● **WHAT IS REQUIRED**
Output range, inclusive: from the line containing "gene is 5′-GGTGAAAGATGAGAAAGACCTTTAGCCCAAGTCGG-3′." to the line containing "(b) What is the mRNA, (5'→3')?". Restate those lines from the data below word for word and only those.

------------------------

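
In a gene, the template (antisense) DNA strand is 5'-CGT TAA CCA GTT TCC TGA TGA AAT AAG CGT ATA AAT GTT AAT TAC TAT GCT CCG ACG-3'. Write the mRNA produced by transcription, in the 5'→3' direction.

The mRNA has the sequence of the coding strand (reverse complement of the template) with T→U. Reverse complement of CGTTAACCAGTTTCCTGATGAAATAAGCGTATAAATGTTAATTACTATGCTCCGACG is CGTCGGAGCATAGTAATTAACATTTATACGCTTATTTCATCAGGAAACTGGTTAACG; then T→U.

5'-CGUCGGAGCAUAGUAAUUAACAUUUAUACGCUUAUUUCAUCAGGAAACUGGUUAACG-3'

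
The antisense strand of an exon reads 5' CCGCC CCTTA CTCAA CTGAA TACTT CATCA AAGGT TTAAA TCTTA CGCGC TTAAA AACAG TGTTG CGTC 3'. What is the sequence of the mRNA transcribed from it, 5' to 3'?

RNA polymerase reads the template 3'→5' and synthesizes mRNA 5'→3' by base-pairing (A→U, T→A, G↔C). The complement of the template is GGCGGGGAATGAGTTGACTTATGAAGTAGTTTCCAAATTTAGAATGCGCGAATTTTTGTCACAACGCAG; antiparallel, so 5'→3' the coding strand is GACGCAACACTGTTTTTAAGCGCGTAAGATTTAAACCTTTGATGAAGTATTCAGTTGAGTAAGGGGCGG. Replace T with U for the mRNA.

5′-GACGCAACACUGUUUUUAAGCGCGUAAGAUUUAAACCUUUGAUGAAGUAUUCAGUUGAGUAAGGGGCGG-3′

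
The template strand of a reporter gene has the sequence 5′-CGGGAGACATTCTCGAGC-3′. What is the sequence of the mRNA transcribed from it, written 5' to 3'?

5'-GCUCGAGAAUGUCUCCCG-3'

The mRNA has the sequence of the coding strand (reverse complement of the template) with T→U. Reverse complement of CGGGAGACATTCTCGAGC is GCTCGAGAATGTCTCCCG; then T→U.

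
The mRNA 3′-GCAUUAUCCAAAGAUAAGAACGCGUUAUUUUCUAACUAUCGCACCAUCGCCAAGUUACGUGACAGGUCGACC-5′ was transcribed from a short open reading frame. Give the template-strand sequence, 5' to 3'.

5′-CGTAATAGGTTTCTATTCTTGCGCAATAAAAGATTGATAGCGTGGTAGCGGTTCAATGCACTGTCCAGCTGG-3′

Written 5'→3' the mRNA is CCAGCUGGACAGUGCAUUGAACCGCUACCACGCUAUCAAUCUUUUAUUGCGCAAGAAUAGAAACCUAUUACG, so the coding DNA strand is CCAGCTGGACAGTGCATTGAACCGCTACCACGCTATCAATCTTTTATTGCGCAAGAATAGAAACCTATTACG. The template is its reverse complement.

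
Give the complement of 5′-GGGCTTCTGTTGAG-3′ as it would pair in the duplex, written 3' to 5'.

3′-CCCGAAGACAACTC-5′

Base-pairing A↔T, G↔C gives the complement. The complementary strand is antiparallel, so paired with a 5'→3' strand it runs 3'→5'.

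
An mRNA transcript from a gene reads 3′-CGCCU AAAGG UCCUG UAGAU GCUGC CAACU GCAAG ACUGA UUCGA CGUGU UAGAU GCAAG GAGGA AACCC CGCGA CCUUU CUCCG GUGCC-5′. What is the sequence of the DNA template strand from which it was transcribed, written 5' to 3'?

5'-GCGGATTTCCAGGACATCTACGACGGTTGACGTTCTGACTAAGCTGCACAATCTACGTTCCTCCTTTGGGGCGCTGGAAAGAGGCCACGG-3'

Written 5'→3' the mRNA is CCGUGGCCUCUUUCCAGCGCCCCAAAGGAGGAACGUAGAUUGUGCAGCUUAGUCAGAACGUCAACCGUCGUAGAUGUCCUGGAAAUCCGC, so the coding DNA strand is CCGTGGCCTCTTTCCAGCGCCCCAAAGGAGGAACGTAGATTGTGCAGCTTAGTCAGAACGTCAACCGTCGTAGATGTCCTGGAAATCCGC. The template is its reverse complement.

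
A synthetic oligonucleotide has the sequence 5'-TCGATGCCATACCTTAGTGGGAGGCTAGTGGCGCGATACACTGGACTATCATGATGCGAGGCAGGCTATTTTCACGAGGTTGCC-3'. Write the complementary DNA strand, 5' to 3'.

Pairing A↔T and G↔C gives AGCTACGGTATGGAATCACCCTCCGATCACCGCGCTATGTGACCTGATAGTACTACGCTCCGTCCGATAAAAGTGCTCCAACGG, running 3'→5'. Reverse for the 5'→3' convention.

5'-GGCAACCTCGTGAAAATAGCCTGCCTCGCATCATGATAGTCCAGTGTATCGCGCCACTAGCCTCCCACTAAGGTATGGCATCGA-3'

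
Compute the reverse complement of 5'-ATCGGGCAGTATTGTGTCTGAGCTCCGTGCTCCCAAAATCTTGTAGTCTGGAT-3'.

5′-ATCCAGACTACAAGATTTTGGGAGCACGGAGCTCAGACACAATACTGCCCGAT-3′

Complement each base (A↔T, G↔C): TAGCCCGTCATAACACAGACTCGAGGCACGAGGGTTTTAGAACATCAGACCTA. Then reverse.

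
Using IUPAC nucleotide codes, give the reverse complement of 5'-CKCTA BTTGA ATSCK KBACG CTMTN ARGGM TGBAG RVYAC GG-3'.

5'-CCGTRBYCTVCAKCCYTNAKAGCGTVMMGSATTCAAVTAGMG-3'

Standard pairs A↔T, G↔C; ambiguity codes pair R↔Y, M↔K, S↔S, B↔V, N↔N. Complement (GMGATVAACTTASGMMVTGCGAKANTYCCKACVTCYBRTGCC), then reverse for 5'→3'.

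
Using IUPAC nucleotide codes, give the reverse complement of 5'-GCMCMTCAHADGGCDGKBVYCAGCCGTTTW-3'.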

------------------------

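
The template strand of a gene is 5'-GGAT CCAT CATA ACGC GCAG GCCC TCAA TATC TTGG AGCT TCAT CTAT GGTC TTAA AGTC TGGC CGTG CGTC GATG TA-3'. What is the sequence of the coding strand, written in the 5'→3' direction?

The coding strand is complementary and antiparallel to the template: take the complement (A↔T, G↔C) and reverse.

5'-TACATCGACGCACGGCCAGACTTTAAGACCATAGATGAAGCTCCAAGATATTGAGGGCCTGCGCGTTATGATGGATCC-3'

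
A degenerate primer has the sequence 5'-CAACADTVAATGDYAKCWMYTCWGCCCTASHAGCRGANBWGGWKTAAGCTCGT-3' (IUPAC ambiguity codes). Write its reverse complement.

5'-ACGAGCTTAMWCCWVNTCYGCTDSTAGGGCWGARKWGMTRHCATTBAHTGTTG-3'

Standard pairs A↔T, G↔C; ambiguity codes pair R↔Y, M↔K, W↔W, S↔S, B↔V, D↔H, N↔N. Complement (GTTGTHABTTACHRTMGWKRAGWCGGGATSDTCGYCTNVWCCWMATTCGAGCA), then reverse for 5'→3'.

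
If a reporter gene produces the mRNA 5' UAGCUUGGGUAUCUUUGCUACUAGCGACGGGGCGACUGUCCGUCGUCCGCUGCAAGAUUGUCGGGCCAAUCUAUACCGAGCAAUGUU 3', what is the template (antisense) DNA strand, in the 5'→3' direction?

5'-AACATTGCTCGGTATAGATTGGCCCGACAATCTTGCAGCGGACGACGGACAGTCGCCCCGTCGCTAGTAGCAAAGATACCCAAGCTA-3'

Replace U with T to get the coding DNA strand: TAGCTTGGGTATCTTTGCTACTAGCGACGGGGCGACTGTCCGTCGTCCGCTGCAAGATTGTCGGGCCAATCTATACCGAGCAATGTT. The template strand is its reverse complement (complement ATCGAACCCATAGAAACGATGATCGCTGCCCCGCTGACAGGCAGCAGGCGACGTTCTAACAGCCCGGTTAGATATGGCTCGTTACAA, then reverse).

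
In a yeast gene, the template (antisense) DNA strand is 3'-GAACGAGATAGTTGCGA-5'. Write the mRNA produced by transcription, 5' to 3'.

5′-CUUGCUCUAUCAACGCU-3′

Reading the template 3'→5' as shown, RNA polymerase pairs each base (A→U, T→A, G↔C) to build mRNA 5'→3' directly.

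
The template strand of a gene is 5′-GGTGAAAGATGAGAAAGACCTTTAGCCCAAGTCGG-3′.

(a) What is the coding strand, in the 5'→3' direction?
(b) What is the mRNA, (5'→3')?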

------------------------

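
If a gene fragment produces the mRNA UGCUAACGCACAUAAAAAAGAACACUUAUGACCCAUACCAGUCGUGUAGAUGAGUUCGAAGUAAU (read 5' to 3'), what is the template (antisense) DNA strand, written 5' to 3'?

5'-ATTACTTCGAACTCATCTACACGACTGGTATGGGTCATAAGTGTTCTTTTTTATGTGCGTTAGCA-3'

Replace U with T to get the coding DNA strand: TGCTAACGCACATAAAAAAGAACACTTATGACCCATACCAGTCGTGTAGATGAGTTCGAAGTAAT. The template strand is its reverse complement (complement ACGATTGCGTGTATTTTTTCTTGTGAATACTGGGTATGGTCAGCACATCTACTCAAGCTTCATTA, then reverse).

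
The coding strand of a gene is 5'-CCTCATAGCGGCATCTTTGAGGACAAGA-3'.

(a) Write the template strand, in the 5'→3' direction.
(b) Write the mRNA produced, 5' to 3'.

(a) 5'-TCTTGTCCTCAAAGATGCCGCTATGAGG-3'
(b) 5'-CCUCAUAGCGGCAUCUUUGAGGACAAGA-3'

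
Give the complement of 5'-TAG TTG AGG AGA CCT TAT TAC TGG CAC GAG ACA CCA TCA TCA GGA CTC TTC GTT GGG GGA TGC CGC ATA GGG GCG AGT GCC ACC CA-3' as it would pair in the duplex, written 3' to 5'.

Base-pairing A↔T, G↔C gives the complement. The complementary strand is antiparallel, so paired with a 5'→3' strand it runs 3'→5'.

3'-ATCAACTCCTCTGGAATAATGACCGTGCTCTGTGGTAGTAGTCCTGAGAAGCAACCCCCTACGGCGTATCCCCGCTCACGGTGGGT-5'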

------------------------

● **SOLUTION TO THE PROBLEM**
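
The template strand of a gene is 5′-GGTGAAAGATGAGAAAGACCTTTAGCCCAAGTCGG-3′.

(a) What is the coding strand, in the 5'→3' direction?
(b) What is the mRNA, (5'→3')?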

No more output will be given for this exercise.